» **Required work**
Every record shown below is to be output exactly.

» **Entries provided**

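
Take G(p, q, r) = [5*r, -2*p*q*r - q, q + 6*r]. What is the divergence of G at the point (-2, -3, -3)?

-7

∂G₁/∂p = 0
∂G₂/∂q = -2*p*r - 1
∂G₃/∂r = 6
∇·G = -2*p*r + 5
At (-2, -3, -3): -7.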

» **Answer below**
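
Take G(p, q, r) = [5*r, -2*p*q*r - q, q + 6*r]. What is the divergence of G at the point (-2, -3, -3)?

-7

∂G₁/∂p = 0
∂G₂/∂q = -2*p*r - 1
∂G₃/∂r = 6
∇·G = -2*p*r + 5
At (-2, -3, -3): -7.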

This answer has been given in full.